(Stored data)

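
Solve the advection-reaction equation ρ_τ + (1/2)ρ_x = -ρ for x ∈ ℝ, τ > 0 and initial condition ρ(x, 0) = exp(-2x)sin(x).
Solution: Substitute ρ = exp(-2x)u.
Then ρ_x = exp(-2x)(u_x - 2u), ρ_τ = exp(-2x)u_τ; substituting and dividing by exp(-2x), the lower-order terms cancel: u_τ + (1/2)u_x = 0 (standard advection equation).
Data for u: u(x,0) = exp(2x)ρ(x,0) = sin(x).
By characteristics (dx/dτ = 1/2), u(x,τ) = f(x - (1/2)τ) with f = u(·, 0).
So u(x,τ) = sin(x - τ/2), and ρ(x,τ) = exp(-2x)u(x,τ).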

### YOUR TASK:
Reproduce each entry precisely, so that nothing differs from the original.

### OUTPUT FOR THIS EXERCISE:
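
Solve the advection-reaction equation ρ_τ + (1/2)ρ_x = -ρ for x ∈ ℝ, τ > 0 and initial condition ρ(x, 0) = exp(-2x)sin(x).
Solution: Substitute ρ = exp(-2x)u.
Then ρ_x = exp(-2x)(u_x - 2u), ρ_τ = exp(-2x)u_τ; substituting and dividing by exp(-2x), the lower-order terms cancel: u_τ + (1/2)u_x = 0 (standard advection equation).
Data for u: u(x,0) = exp(2x)ρ(x,0) = sin(x).
By characteristics (dx/dτ = 1/2), u(x,τ) = f(x - (1/2)τ) with f = u(·, 0).
So u(x,τ) = sin(x - τ/2), and ρ(x,τ) = exp(-2x)u(x,τ).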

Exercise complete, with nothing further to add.